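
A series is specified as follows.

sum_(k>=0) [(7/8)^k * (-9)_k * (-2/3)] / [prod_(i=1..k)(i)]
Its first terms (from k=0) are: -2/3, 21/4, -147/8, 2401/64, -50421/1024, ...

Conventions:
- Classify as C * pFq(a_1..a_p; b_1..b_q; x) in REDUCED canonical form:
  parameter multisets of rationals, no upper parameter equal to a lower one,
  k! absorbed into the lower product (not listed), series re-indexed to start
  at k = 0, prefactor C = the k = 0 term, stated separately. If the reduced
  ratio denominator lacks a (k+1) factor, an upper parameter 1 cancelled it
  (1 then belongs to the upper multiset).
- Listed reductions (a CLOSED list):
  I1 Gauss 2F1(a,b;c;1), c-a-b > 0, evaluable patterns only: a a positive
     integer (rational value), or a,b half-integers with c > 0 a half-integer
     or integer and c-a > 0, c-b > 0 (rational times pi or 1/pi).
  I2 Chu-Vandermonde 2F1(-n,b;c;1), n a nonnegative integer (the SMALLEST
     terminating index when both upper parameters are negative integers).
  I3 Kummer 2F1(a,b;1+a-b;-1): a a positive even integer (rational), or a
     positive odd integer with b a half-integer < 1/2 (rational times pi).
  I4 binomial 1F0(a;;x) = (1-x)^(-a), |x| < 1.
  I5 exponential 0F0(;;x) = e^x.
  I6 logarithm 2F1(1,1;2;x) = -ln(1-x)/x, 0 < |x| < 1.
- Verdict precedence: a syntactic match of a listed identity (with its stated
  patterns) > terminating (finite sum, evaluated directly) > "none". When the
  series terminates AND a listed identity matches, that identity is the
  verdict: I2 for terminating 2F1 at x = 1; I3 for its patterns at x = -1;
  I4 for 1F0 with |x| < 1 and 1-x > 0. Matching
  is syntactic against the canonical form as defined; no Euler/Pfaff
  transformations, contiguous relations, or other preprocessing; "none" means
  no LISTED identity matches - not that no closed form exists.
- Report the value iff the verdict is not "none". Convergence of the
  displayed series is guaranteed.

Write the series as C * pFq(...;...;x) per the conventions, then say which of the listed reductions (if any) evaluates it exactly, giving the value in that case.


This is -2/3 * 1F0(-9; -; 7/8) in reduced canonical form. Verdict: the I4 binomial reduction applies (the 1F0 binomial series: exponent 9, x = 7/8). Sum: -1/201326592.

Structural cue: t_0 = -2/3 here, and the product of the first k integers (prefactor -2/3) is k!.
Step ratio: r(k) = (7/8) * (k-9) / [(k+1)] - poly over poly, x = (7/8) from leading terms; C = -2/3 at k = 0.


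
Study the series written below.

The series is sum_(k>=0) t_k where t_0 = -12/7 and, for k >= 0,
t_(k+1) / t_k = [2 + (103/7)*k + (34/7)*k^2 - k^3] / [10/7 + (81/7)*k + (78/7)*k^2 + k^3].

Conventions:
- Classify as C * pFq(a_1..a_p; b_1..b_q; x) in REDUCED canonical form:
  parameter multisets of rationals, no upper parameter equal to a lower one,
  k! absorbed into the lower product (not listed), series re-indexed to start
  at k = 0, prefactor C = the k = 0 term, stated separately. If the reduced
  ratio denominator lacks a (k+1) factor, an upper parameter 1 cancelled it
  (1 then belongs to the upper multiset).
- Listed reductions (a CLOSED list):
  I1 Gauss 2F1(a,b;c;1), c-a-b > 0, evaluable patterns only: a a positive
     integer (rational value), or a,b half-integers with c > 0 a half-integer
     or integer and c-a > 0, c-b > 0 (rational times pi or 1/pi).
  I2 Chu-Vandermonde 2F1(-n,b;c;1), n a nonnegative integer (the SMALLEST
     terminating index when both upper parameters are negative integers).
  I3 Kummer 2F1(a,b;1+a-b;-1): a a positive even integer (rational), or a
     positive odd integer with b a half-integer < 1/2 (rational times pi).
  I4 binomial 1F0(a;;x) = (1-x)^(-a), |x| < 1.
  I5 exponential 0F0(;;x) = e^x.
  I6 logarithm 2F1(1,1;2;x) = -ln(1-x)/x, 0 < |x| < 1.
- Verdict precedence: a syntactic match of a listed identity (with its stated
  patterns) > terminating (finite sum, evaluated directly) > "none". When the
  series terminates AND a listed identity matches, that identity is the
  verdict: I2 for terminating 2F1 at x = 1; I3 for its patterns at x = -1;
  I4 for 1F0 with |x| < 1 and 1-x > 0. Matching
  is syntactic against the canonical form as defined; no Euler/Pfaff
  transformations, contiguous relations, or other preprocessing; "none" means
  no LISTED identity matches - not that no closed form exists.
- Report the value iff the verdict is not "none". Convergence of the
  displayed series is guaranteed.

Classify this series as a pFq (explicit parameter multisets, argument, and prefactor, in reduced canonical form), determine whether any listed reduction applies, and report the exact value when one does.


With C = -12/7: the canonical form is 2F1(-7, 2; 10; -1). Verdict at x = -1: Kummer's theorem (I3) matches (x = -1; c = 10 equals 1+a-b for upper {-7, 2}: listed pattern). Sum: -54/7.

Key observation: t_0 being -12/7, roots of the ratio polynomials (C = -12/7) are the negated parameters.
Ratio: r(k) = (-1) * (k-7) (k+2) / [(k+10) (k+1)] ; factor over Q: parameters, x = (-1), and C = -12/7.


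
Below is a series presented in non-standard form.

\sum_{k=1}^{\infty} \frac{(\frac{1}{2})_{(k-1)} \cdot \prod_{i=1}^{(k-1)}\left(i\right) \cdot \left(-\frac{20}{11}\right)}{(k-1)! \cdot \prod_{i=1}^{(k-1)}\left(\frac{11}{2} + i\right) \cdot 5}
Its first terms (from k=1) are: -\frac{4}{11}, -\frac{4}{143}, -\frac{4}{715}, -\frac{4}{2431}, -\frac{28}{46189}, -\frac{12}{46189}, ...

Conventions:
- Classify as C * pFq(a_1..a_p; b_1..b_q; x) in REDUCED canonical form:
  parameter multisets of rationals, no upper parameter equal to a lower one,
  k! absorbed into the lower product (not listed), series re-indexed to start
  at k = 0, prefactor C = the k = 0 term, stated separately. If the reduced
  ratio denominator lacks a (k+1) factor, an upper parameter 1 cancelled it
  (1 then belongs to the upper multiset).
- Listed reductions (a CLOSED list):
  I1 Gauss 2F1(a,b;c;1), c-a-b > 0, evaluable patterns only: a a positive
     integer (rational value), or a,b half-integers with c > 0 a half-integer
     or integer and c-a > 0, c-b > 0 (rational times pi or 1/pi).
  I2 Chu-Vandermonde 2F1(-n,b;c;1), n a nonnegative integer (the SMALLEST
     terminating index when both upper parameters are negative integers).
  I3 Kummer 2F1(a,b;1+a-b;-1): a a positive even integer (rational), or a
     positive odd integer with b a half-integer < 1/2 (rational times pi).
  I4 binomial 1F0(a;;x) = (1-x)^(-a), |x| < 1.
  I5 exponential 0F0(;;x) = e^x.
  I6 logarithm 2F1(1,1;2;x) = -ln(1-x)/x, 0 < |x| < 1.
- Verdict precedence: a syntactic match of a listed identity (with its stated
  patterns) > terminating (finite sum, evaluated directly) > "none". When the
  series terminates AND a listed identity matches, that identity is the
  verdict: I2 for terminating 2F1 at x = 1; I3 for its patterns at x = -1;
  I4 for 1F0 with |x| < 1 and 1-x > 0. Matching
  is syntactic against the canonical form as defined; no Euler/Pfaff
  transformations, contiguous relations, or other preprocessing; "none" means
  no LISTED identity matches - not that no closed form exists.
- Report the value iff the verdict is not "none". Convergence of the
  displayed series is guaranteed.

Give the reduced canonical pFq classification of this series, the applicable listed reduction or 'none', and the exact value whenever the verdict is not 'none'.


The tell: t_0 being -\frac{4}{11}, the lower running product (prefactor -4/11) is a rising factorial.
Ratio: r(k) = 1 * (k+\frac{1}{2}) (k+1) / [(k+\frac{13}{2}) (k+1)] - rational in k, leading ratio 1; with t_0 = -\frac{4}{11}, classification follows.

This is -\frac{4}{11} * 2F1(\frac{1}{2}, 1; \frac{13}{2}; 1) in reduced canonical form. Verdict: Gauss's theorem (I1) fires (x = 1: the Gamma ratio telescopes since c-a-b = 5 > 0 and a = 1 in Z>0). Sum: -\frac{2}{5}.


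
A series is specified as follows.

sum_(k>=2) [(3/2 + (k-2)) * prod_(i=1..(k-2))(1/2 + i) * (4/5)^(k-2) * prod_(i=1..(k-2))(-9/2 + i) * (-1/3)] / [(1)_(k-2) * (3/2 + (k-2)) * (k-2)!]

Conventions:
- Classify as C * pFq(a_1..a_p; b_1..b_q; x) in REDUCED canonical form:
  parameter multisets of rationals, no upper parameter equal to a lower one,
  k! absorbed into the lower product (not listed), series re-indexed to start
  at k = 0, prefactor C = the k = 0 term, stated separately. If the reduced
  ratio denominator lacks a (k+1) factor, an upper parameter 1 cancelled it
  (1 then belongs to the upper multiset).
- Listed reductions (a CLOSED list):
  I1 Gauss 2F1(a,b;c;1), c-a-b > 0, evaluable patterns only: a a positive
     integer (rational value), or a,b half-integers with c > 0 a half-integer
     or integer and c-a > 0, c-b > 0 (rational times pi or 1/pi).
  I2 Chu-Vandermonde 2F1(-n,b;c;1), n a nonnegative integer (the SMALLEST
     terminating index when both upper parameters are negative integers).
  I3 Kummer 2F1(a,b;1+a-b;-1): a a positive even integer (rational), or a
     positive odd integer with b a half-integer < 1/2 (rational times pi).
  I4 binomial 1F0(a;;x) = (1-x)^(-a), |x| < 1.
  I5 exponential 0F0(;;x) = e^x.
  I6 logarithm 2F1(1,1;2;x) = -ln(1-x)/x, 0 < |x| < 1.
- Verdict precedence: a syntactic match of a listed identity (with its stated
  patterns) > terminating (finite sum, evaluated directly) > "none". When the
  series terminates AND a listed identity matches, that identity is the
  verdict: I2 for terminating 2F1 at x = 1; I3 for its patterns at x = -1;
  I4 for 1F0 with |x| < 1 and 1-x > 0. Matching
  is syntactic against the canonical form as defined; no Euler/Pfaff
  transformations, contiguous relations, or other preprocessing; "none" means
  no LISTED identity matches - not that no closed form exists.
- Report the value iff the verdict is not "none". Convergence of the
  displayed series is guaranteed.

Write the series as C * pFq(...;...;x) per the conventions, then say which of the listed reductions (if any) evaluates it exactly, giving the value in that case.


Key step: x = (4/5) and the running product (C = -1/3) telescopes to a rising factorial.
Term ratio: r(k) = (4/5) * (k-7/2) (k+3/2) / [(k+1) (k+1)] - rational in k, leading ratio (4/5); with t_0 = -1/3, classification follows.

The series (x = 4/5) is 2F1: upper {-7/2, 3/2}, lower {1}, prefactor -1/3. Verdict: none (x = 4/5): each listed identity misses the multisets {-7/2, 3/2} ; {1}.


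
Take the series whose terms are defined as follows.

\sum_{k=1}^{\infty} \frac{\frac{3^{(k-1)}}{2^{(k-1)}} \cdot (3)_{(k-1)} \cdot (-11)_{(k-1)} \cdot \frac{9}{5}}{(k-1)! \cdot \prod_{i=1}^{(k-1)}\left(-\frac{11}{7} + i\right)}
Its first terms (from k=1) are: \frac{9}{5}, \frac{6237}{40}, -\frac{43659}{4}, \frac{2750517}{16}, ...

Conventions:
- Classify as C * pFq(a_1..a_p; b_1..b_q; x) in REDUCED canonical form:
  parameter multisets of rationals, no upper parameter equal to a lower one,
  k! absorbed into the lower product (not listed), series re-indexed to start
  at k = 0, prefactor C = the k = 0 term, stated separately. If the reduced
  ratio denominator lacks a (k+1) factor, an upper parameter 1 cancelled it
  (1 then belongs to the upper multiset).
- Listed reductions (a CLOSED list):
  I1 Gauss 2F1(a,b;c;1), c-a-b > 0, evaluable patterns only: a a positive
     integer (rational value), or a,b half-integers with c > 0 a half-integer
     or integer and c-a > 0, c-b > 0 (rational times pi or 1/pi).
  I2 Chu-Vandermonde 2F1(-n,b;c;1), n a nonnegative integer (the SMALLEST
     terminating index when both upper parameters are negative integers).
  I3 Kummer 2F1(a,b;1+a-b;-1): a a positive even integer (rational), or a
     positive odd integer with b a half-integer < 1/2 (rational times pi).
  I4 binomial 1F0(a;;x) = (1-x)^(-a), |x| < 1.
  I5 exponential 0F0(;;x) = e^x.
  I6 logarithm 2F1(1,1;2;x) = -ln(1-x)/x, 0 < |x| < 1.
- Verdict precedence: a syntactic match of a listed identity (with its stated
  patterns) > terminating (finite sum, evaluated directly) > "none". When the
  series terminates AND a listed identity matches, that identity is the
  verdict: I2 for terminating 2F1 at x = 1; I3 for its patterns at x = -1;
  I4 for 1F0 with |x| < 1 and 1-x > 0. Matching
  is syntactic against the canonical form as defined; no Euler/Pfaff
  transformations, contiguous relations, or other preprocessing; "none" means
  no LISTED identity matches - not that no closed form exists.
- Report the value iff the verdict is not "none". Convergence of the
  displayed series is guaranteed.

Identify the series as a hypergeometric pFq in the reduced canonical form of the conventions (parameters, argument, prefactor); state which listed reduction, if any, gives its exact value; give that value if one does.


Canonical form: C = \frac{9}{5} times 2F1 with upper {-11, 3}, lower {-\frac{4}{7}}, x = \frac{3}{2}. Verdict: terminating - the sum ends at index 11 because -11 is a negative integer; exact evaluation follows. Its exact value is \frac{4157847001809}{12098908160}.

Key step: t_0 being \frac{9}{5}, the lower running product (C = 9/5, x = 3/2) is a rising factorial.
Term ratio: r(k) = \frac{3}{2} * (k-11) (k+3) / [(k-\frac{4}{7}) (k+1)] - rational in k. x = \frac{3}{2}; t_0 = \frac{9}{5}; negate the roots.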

==

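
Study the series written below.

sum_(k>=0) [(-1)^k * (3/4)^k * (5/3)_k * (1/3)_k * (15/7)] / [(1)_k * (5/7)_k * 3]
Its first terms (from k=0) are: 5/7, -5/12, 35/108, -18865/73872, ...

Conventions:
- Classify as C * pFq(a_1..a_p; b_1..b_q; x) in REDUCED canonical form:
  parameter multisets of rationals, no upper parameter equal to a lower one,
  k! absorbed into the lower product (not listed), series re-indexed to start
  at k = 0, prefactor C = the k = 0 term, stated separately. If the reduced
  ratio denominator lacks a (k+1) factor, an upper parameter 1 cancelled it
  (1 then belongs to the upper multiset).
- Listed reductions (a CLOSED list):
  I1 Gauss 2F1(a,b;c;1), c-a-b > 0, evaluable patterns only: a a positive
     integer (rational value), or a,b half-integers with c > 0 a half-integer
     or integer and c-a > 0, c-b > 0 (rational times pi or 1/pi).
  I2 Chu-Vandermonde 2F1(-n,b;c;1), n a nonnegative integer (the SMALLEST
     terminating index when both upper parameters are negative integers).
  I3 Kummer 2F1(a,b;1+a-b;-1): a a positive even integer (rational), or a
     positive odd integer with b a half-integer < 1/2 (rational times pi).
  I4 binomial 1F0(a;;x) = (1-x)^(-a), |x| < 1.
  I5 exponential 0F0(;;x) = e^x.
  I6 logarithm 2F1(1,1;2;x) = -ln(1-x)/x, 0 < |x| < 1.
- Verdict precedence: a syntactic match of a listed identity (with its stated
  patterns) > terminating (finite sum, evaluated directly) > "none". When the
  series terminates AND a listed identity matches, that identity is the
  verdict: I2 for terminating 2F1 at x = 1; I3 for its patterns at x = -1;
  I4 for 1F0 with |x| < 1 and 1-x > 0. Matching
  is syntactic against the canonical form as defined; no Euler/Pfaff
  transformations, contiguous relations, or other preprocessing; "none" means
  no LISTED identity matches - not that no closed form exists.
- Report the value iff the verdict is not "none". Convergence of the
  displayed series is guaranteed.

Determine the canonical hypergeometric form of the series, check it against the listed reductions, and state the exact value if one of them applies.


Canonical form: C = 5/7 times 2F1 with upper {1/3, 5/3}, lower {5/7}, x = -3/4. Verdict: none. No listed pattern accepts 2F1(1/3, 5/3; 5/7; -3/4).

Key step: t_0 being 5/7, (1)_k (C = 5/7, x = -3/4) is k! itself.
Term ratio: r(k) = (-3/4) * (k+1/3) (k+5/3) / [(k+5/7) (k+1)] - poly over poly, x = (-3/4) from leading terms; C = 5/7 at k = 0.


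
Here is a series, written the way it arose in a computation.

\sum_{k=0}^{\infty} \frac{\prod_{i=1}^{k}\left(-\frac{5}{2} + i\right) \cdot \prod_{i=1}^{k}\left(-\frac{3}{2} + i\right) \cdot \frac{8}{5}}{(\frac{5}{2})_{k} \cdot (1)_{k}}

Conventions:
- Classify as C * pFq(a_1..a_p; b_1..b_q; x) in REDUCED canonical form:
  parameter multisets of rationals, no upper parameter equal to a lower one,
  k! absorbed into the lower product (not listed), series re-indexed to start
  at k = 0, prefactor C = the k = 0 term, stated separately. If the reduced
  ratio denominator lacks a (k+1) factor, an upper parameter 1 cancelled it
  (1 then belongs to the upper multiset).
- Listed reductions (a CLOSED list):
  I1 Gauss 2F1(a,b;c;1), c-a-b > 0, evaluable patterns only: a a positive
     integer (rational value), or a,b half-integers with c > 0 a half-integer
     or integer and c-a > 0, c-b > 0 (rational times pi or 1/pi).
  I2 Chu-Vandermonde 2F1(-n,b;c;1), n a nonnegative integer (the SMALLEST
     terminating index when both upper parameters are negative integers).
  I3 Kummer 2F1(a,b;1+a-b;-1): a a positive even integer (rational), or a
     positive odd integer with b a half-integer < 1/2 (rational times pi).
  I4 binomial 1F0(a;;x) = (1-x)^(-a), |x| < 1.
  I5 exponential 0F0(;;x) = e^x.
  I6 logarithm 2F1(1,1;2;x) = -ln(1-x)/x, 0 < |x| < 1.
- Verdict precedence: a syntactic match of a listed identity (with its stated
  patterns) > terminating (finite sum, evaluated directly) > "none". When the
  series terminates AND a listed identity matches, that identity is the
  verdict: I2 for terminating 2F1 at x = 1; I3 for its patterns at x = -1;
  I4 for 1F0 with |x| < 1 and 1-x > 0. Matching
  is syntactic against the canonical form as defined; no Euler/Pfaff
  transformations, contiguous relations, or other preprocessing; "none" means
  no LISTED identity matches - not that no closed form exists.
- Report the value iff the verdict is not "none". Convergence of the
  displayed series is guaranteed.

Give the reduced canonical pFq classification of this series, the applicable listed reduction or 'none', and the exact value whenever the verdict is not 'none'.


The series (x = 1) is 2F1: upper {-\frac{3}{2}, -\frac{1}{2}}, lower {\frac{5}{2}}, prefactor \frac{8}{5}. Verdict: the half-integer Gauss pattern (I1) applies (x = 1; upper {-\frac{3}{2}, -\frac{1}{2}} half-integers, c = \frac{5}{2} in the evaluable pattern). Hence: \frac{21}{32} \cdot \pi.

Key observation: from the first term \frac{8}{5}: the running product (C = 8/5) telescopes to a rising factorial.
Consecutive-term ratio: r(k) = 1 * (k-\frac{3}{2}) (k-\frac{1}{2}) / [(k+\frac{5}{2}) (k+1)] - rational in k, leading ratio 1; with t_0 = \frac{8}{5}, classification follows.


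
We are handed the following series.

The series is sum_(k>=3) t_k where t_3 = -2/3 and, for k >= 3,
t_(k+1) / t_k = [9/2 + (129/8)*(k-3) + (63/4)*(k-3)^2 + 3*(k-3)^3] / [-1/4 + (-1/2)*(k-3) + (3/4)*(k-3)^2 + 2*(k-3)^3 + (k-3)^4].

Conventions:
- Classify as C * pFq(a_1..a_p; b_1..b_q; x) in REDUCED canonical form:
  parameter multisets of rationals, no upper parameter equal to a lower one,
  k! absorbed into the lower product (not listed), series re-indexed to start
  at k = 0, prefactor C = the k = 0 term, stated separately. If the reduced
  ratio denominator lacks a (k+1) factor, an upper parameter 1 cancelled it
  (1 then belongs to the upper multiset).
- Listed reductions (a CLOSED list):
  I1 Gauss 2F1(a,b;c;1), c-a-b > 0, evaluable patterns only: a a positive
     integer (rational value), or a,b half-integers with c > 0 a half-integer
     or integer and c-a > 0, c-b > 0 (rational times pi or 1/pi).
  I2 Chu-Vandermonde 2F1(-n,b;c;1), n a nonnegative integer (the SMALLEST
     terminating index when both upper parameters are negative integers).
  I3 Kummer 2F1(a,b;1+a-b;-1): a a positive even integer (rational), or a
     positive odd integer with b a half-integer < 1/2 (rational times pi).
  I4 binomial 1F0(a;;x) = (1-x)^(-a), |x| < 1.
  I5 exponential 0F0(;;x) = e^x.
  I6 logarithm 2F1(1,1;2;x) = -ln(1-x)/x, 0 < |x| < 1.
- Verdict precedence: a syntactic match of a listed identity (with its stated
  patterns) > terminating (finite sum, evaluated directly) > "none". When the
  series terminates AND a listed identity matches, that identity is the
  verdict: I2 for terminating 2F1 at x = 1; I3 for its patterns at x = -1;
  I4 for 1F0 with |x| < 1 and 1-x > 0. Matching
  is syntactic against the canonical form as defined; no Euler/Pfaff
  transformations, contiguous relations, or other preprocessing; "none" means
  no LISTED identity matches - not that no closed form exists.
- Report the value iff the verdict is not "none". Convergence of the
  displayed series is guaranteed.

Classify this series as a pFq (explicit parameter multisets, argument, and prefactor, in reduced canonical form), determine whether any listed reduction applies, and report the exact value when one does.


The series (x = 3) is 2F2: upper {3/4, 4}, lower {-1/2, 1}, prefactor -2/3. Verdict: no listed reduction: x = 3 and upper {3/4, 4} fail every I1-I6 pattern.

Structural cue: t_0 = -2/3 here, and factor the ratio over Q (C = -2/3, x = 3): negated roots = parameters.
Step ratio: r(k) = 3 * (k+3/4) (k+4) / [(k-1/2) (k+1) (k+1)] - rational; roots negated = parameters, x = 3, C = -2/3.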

▸ **EXERCISE REQUIREMENTS**:
Which lines above hold the string "infty"? Please copy all of them.

▸ **SOLUTION TO THIS PROBLEM**:
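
\sum_{k=1}^{\infty} \frac{(\frac{1}{2})_{(k-1)} \cdot \prod_{i=1}^{(k-1)}\left(i\right) \cdot \left(-\frac{20}{11}\right)}{(k-1)! \cdot \prod_{i=1}^{(k-1)}\left(\frac{11}{2} + i\right) \cdot 5}
\sum_{k=1}^{\infty} \frac{\frac{3^{(k-1)}}{2^{(k-1)}} \cdot (3)_{(k-1)} \cdot (-11)_{(k-1)} \cdot \frac{9}{5}}{(k-1)! \cdot \prod_{i=1}^{(k-1)}\left(-\frac{11}{7} + i\right)}
\sum_{k=0}^{\infty} \frac{\prod_{i=1}^{k}\left(-\frac{5}{2} + i\right) \cdot \prod_{i=1}^{k}\left(-\frac{3}{2} + i\right) \cdot \frac{8}{5}}{(\frac{5}{2})_{k} \cdot (1)_{k}}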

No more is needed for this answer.